_Required work_
Locate, in the data below, the line that contains "A data-center storage" and the line that contains "power supply module: λ = 0.0000475 /h"; reproduce exactly those two lines and every line between them, nothing more.

_Given data_
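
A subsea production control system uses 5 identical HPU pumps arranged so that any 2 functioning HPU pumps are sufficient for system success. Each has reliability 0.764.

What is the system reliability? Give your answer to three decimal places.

R = Σ_{i=2}^{5} C(5,i) p^i (1−p)^{5−i} with p = 0.764
C(5,2)·0.764^2·0.236^3 = 0.07672
C(5,3)·0.764^3·0.236^2 = 0.24837
C(5,4)·0.764^4·0.236^1 = 0.40203
C(5,5)·0.764^5·0.236^0 = 0.26030
Sum = 0.987

0.987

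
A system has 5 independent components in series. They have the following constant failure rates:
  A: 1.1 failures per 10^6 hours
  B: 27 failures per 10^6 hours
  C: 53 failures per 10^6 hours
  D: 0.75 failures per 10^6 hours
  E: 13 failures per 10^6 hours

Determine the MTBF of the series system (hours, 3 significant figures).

Series of exponential components: λ_sys = Σ λ_i
λ_sys = 0.0000011 + 0.000027 + 0.000053 + 0.00000075 + 0.000013 = 9.4850e-05 /h
MTBF = 1 / λ_sys = 10500 h

10500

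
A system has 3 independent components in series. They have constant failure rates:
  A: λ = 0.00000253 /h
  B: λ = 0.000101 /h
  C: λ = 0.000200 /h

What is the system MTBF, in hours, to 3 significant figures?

Series of exponential components: λ_sys = Σ λ_i
λ_sys = 0.00000253 + 0.000101 + 0.000200 = 3.0353e-04 /h
MTBF = 1 / λ_sys = 3290 h

3290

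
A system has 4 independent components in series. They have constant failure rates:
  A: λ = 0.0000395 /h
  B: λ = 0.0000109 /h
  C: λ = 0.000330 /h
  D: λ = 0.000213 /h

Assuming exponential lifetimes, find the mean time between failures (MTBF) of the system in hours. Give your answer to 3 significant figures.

1690

Series of exponential components: λ_sys = Σ λ_i
λ_sys = 0.0000395 + 0.0000109 + 0.000330 + 0.000213 = 5.9340e-04 /h
MTBF = 1 / λ_sys = 1690 h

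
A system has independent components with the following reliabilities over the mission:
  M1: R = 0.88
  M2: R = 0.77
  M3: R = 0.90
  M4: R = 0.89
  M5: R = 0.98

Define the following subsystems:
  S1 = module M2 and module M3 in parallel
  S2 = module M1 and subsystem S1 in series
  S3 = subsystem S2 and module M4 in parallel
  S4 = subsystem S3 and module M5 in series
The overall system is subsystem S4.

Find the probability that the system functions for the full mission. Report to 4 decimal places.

0.9649

Parallel (M2 and M3): 1 − (1 − 0.770000)(1 − 0.900000) = 0.977000
Series (M1 and [0.977000]): 0.880000 × 0.977000 = 0.859760
Parallel ([0.859760] and M4): 1 − (1 − 0.859760)(1 − 0.890000) = 0.984574
Series ([0.984574] and M5): 0.984574 × 0.980000 = 0.9649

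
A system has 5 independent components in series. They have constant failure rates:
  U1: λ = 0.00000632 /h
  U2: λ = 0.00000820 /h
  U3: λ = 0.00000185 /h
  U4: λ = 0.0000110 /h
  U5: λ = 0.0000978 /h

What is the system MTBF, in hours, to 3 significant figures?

7990

Series of exponential components: λ_sys = Σ λ_i
λ_sys = 0.00000632 + 0.00000820 + 0.00000185 + 0.0000110 + 0.0000978 = 1.2517e-04 /h
MTBF = 1 / λ_sys = 7990 h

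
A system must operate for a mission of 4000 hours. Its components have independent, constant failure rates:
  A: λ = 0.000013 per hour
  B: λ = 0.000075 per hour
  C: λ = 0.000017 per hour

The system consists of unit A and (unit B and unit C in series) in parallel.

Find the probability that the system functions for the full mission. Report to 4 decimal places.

R(A) = exp(−0.000013 × 4000) = 0.949329
R(B) = exp(−0.000075 × 4000) = 0.740818
R(C) = exp(−0.000017 × 4000) = 0.934260
Series (B and C): 0.740818 × 0.934260 = 0.692117
Parallel (A and [0.692117]): 1 − (1 − 0.949329)(1 − 0.692117) = 0.9844

0.9844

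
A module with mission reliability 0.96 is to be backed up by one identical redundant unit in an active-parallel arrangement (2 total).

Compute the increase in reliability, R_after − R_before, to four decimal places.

0.0384

R_before = 0.96
R_after = 1 − (1 − 0.96)^2 = 0.9984
ΔR = 0.9984 − 0.96 = 0.0384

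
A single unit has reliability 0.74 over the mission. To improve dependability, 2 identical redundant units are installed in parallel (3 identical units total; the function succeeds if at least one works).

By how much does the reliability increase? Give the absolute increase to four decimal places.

R_before = 0.74
R_after = 1 − (1 − 0.74)^3 = 0.9824
ΔR = 0.9824 − 0.74 = 0.2424

0.2424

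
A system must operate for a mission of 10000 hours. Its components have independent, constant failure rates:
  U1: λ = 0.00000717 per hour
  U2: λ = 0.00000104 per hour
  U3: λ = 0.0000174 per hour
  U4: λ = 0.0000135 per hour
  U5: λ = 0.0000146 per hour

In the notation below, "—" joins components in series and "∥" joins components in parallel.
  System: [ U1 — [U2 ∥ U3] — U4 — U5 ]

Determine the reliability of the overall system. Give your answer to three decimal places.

0.702

R(U1) = exp(−0.00000717 × 10000) = 0.93081
R(U2) = exp(−0.00000104 × 10000) = 0.98965
R(U3) = exp(−0.0000174 × 10000) = 0.84030
R(U4) = exp(−0.0000135 × 10000) = 0.87372
R(U5) = exp(−0.0000146 × 10000) = 0.86416
Parallel (U2 and U3): 1 − (1 − 0.98965)(1 − 0.84030) = 0.99835
Series (U1, [0.99835], U4, and U5): 0.93081 × 0.99835 × 0.87372 × 0.86416 = 0.702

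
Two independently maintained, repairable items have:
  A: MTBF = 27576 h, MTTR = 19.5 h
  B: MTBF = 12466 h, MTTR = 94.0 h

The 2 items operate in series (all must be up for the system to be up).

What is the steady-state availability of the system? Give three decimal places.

A(A) = MTBF/(MTBF+MTTR) = 27576/(27576+19.5) = 0.999293
A(B) = MTBF/(MTBF+MTTR) = 12466/(12466+94.0) = 0.992516
Series availability: 0.999293 × 0.992516 = 0.992

0.992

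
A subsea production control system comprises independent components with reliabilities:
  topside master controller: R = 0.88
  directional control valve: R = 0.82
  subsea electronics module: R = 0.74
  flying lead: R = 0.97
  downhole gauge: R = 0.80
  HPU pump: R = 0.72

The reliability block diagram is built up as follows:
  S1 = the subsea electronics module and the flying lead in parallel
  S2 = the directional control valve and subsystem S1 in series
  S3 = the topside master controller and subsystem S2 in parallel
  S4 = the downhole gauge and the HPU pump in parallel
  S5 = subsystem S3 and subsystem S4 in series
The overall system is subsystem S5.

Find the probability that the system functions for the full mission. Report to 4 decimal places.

0.9229

Parallel (subsea electronics module and flying lead): 1 − (1 − 0.740000)(1 − 0.970000) = 0.992200
Series (directional control valve and [0.992200]): 0.820000 × 0.992200 = 0.813604
Parallel (topside master controller and [0.813604]): 1 − (1 − 0.880000)(1 − 0.813604) = 0.977632
Parallel (downhole gauge and HPU pump): 1 − (1 − 0.800000)(1 − 0.720000) = 0.944000
Series ([0.977632] and [0.944000]): 0.977632 × 0.944000 = 0.9229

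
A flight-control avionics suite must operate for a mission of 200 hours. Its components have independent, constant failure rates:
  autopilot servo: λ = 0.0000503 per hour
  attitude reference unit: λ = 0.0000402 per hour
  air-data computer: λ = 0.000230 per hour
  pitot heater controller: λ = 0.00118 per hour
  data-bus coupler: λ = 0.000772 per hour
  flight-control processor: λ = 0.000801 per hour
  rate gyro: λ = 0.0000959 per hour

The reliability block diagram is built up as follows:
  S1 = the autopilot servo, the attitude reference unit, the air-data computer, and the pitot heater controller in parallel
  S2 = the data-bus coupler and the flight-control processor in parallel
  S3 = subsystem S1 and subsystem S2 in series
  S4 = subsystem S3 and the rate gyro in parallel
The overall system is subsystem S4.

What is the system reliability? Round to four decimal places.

R(autopilot servo) = exp(−0.0000503 × 200) = 0.989990
R(attitude reference unit) = exp(−0.0000402 × 200) = 0.991992
R(air-data computer) = exp(−0.000230 × 200) = 0.955042
R(pitot heater controller) = exp(−0.00118 × 200) = 0.789781
R(data-bus coupler) = exp(−0.000772 × 200) = 0.856929
R(flight-control processor) = exp(−0.000801 × 200) = 0.851973
R(rate gyro) = exp(−0.0000959 × 200) = 0.981003
Parallel (autopilot servo, attitude reference unit, air-data computer, and pitot heater controller): 1 − (1 − 0.989990)(1 − 0.991992)(1 − 0.955042)(1 − 0.789781) = 0.999999
Parallel (data-bus coupler and flight-control processor): 1 − (1 − 0.856929)(1 − 0.851973) = 0.978822
Series ([0.999999] and [0.978822]): 0.999999 × 0.978822 = 0.978821
Parallel ([0.978821] and rate gyro): 1 − (1 − 0.978821)(1 − 0.981003) = 0.9996

0.9996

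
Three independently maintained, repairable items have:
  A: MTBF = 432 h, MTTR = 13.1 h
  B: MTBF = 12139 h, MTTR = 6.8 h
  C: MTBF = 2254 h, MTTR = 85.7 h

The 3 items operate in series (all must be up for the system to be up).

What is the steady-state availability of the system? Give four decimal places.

A(A) = MTBF/(MTBF+MTTR) = 432/(432+13.1) = 0.970568
A(B) = MTBF/(MTBF+MTTR) = 12139/(12139+6.8) = 0.999440
A(C) = MTBF/(MTBF+MTTR) = 2254/(2254+85.7) = 0.963371
Series availability: 0.970568 × 0.999440 × 0.963371 = 0.9345

0.9345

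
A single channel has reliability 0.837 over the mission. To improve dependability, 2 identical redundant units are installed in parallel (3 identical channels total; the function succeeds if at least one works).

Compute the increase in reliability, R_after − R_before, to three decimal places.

0.159

R_before = 0.837
R_after = 1 − (1 − 0.837)^3 = 0.996
ΔR = 0.996 − 0.837 = 0.159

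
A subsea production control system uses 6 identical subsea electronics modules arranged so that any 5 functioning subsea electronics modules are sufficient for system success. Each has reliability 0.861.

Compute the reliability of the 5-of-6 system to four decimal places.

R = Σ_{i=5}^{6} C(6,i) p^i (1−p)^{6−i} with p = 0.861
C(6,5)·0.861^5·0.139^1 = 0.394622
C(6,6)·0.861^6·0.139^0 = 0.407398
Sum = 0.8020

0.8020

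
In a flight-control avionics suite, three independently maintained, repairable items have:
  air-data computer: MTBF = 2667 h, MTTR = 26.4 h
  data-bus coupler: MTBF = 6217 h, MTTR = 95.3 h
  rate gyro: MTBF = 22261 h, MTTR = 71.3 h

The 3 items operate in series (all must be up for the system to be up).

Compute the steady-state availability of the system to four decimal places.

0.9721

A(air-data computer) = MTBF/(MTBF+MTTR) = 2667/(2667+26.4) = 0.990198
A(data-bus coupler) = MTBF/(MTBF+MTTR) = 6217/(6217+95.3) = 0.984902
A(rate gyro) = MTBF/(MTBF+MTTR) = 22261/(22261+71.3) = 0.996807
Series availability: 0.990198 × 0.984902 × 0.996807 = 0.9721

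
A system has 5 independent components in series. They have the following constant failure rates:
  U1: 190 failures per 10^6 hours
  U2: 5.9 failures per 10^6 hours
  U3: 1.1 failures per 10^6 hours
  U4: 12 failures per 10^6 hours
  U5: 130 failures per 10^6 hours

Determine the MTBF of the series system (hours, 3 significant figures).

Series of exponential components: λ_sys = Σ λ_i
λ_sys = 0.00019 + 0.0000059 + 0.0000011 + 0.000012 + 0.00013 = 3.3900e-04 /h
MTBF = 1 / λ_sys = 2950 h

2950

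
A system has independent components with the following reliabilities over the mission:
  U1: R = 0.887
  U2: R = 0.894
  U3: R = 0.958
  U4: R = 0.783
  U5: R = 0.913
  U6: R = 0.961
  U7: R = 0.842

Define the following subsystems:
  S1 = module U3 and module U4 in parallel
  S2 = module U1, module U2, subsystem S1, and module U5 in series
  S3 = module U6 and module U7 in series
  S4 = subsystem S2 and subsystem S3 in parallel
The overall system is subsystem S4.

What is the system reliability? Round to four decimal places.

0.9461

Parallel (U3 and U4): 1 − (1 − 0.958000)(1 − 0.783000) = 0.990886
Series (U1, U2, [0.990886], and U5): 0.887000 × 0.894000 × 0.990886 × 0.913000 = 0.717390
Series (U6 and U7): 0.961000 × 0.842000 = 0.809162
Parallel ([0.717390] and [0.809162]): 1 − (1 − 0.717390)(1 − 0.809162) = 0.9461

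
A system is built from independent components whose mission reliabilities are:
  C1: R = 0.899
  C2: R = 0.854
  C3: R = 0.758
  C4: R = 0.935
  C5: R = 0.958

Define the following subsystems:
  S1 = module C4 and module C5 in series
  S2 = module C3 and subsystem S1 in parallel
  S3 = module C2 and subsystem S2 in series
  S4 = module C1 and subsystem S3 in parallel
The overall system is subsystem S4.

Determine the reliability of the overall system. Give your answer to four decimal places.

0.9831

Series (C4 and C5): 0.935000 × 0.958000 = 0.895730
Parallel (C3 and [0.895730]): 1 − (1 − 0.758000)(1 − 0.895730) = 0.974767
Series (C2 and [0.974767]): 0.854000 × 0.974767 = 0.832451
Parallel (C1 and [0.832451]): 1 − (1 − 0.899000)(1 − 0.832451) = 0.9831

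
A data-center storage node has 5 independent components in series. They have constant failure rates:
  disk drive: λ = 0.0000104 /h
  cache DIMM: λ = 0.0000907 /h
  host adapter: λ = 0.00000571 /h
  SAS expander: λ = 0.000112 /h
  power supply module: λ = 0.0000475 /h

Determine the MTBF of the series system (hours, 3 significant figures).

3760

Series of exponential components: λ_sys = Σ λ_i
λ_sys = 0.0000104 + 0.0000907 + 0.00000571 + 0.000112 + 0.0000475 = 2.6631e-04 /h
MTBF = 1 / λ_sys = 3760 h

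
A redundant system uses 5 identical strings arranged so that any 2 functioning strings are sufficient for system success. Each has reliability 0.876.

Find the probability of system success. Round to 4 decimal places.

R = Σ_{i=2}^{5} C(5,i) p^i (1−p)^{5−i} with p = 0.876
C(5,2)·0.876^2·0.124^3 = 0.014631
C(5,3)·0.876^3·0.124^2 = 0.103361
C(5,4)·0.876^4·0.124^1 = 0.365097
C(5,5)·0.876^5·0.124^0 = 0.515847
Sum = 0.9989

0.9989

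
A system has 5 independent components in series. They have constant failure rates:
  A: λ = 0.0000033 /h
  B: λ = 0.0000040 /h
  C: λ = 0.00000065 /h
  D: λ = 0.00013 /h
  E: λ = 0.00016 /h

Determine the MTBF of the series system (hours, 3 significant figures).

Series of exponential components: λ_sys = Σ λ_i
λ_sys = 0.0000033 + 0.0000040 + 0.00000065 + 0.00013 + 0.00016 = 2.9795e-04 /h
MTBF = 1 / λ_sys = 3360 h

3360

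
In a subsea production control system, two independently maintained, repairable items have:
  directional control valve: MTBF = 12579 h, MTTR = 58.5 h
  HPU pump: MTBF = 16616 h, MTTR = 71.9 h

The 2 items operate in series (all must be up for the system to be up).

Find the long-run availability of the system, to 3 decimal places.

0.991

A(directional control valve) = MTBF/(MTBF+MTTR) = 12579/(12579+58.5) = 0.995371
A(HPU pump) = MTBF/(MTBF+MTTR) = 16616/(16616+71.9) = 0.995691
Series availability: 0.995371 × 0.995691 = 0.991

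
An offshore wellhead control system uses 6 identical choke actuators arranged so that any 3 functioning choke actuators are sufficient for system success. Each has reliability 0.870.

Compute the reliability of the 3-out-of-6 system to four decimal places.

0.9966

R = Σ_{i=3}^{6} C(6,i) p^i (1−p)^{6−i} with p = 0.870
C(6,3)·0.870^3·0.130^3 = 0.028935
C(6,4)·0.870^4·0.130^2 = 0.145230
C(6,5)·0.870^5·0.130^1 = 0.388768
C(6,6)·0.870^6·0.130^0 = 0.433626
Sum = 0.9966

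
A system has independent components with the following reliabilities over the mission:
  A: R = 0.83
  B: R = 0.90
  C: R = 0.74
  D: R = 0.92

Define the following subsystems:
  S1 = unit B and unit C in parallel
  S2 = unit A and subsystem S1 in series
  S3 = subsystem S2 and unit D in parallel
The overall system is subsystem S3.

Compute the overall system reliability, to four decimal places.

Parallel (B and C): 1 − (1 − 0.900000)(1 − 0.740000) = 0.974000
Series (A and [0.974000]): 0.830000 × 0.974000 = 0.808420
Parallel ([0.808420] and D): 1 − (1 − 0.808420)(1 − 0.920000) = 0.9847

0.9847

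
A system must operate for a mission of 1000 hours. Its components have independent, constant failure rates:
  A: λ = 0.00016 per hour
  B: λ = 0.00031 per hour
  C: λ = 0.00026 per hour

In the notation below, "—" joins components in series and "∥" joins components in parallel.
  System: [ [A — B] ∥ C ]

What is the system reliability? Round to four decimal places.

R(A) = exp(−0.00016 × 1000) = 0.852144
R(B) = exp(−0.00031 × 1000) = 0.733447
R(C) = exp(−0.00026 × 1000) = 0.771052
Series (A and B): 0.852144 × 0.733447 = 0.625002
Parallel ([0.625002] and C): 1 − (1 − 0.625002)(1 − 0.771052) = 0.9141

0.9141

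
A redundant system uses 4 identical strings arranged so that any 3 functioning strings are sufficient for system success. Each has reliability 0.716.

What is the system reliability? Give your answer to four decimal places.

0.6798

R = Σ_{i=3}^{4} C(4,i) p^i (1−p)^{4−i} with p = 0.716
C(4,3)·0.716^3·0.284^1 = 0.416982
C(4,4)·0.716^4·0.284^0 = 0.262816
Sum = 0.6798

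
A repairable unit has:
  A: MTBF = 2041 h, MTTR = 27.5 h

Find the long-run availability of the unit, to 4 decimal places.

A(A) = MTBF/(MTBF+MTTR) = 2041/(2041+27.5) = 0.9867

0.9867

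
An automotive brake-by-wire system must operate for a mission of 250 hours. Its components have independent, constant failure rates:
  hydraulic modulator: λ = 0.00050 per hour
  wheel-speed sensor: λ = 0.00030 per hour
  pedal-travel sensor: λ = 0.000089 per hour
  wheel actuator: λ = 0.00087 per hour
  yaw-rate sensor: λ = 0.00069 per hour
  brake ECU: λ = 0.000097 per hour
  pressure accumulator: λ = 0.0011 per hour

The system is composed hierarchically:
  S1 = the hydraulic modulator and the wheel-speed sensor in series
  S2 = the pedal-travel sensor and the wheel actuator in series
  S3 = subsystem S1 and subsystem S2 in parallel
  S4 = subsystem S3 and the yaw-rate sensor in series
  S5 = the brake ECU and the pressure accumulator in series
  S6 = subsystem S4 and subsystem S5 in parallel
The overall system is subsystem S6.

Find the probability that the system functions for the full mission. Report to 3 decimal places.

0.951

R(hydraulic modulator) = exp(−0.00050 × 250) = 0.88250
R(wheel-speed sensor) = exp(−0.00030 × 250) = 0.92774
R(pedal-travel sensor) = exp(−0.000089 × 250) = 0.97800
R(wheel actuator) = exp(−0.00087 × 250) = 0.80453
R(yaw-rate sensor) = exp(−0.00069 × 250) = 0.84156
R(brake ECU) = exp(−0.000097 × 250) = 0.97604
R(pressure accumulator) = exp(−0.0011 × 250) = 0.75957
Series (hydraulic modulator and wheel-speed sensor): 0.88250 × 0.92774 = 0.81873
Series (pedal-travel sensor and wheel actuator): 0.97800 × 0.80453 = 0.78683
Parallel ([0.81873] and [0.78683]): 1 − (1 − 0.81873)(1 − 0.78683) = 0.96136
Series ([0.96136] and yaw-rate sensor): 0.96136 × 0.84156 = 0.80904
Series (brake ECU and pressure accumulator): 0.97604 × 0.75957 = 0.74137
Parallel ([0.80904] and [0.74137]): 1 − (1 − 0.80904)(1 − 0.74137) = 0.951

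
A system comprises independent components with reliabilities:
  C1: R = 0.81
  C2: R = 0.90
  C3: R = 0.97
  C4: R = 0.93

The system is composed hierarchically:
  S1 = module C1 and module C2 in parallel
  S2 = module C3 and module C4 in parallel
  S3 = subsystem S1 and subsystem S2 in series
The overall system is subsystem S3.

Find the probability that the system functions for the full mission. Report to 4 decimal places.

Parallel (C1 and C2): 1 − (1 − 0.810000)(1 − 0.900000) = 0.981000
Parallel (C3 and C4): 1 − (1 − 0.970000)(1 − 0.930000) = 0.997900
Series ([0.981000] and [0.997900]): 0.981000 × 0.997900 = 0.9789

0.9789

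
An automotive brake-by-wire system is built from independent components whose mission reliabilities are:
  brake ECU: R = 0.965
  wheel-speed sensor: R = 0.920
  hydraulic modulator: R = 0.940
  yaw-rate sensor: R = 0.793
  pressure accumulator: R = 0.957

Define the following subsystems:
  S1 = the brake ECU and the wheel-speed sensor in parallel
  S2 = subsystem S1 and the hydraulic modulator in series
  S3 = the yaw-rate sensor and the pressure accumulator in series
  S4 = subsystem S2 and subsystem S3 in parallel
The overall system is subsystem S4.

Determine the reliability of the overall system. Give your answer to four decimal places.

Parallel (brake ECU and wheel-speed sensor): 1 − (1 − 0.965000)(1 − 0.920000) = 0.997200
Series ([0.997200] and hydraulic modulator): 0.997200 × 0.940000 = 0.937368
Series (yaw-rate sensor and pressure accumulator): 0.793000 × 0.957000 = 0.758901
Parallel ([0.937368] and [0.758901]): 1 − (1 − 0.937368)(1 − 0.758901) = 0.9849

0.9849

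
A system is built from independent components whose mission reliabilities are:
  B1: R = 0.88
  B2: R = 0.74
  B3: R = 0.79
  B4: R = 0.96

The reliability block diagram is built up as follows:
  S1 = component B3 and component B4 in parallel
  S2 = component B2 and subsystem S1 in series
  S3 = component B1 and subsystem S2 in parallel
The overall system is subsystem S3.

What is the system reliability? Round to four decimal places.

0.9681

Parallel (B3 and B4): 1 − (1 − 0.790000)(1 − 0.960000) = 0.991600
Series (B2 and [0.991600]): 0.740000 × 0.991600 = 0.733784
Parallel (B1 and [0.733784]): 1 − (1 − 0.880000)(1 − 0.733784) = 0.9681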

_Worked solution_
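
A data-center storage node has 5 independent components in series. They have constant failure rates:
  disk drive: λ = 0.0000104 /h
  cache DIMM: λ = 0.0000907 /h
  host adapter: λ = 0.00000571 /h
  SAS expander: λ = 0.000112 /h
  power supply module: λ = 0.0000475 /h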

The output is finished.